ABOUT THIS TASK
Return each record exactly as it appears, so that nothing is dropped or altered.

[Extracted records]
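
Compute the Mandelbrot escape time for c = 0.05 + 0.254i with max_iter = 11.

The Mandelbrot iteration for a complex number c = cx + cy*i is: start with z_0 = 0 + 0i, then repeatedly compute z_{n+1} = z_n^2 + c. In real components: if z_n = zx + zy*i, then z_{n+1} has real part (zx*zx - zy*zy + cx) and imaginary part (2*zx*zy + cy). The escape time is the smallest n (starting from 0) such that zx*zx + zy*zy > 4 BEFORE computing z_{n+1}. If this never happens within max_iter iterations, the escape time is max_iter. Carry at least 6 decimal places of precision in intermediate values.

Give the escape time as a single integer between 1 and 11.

Answer: 11

Derivation:
z_0 = 0 + 0i, c = 0.0500 + 0.2540i
Iter 1: z = 0.0500 + 0.2540i, |z|^2 = 0.0670
Iter 2: z = -0.0120 + 0.2794i, |z|^2 = 0.0782
Iter 3: z = -0.0279 + 0.2473i, |z|^2 = 0.0619
Iter 4: z = -0.0104 + 0.2402i, |z|^2 = 0.0578
Iter 5: z = -0.0076 + 0.2490i, |z|^2 = 0.0621
Iter 6: z = -0.0120 + 0.2502i, |z|^2 = 0.0628
Iter 7: z = -0.0125 + 0.2480i, |z|^2 = 0.0617
Iter 8: z = -0.0114 + 0.2478i, |z|^2 = 0.0615
Iter 9: z = -0.0113 + 0.2484i, |z|^2 = 0.0618
Iter 10: z = -0.0116 + 0.2484i, |z|^2 = 0.0618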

RESPONSE AREA
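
Compute the Mandelbrot escape time for c = 0.05 + 0.254i with max_iter = 11.

The Mandelbrot iteration for a complex number c = cx + cy*i is: start with z_0 = 0 + 0i, then repeatedly compute z_{n+1} = z_n^2 + c. In real components: if z_n = zx + zy*i, then z_{n+1} has real part (zx*zx - zy*zy + cx) and imaginary part (2*zx*zy + cy). The escape time is the smallest n (starting from 0) such that zx*zx + zy*zy > 4 BEFORE computing z_{n+1}. If this never happens within max_iter iterations, the escape time is max_iter. Carry at least 6 decimal places of precision in intermediate values.

Give the escape time as a single integer between 1 and 11.

Answer: 11

Derivation:
z_0 = 0 + 0i, c = 0.0500 + 0.2540i
Iter 1: z = 0.0500 + 0.2540i, |z|^2 = 0.0670
Iter 2: z = -0.0120 + 0.2794i, |z|^2 = 0.0782
Iter 3: z = -0.0279 + 0.2473i, |z|^2 = 0.0619
Iter 4: z = -0.0104 + 0.2402i, |z|^2 = 0.0578
Iter 5: z = -0.0076 + 0.2490i, |z|^2 = 0.0621
Iter 6: z = -0.0120 + 0.2502i, |z|^2 = 0.0628
Iter 7: z = -0.0125 + 0.2480i, |z|^2 = 0.0617
Iter 8: z = -0.0114 + 0.2478i, |z|^2 = 0.0615
Iter 9: z = -0.0113 + 0.2484i, |z|^2 = 0.0618
Iter 10: z = -0.0116 + 0.2484i, |z|^2 = 0.0618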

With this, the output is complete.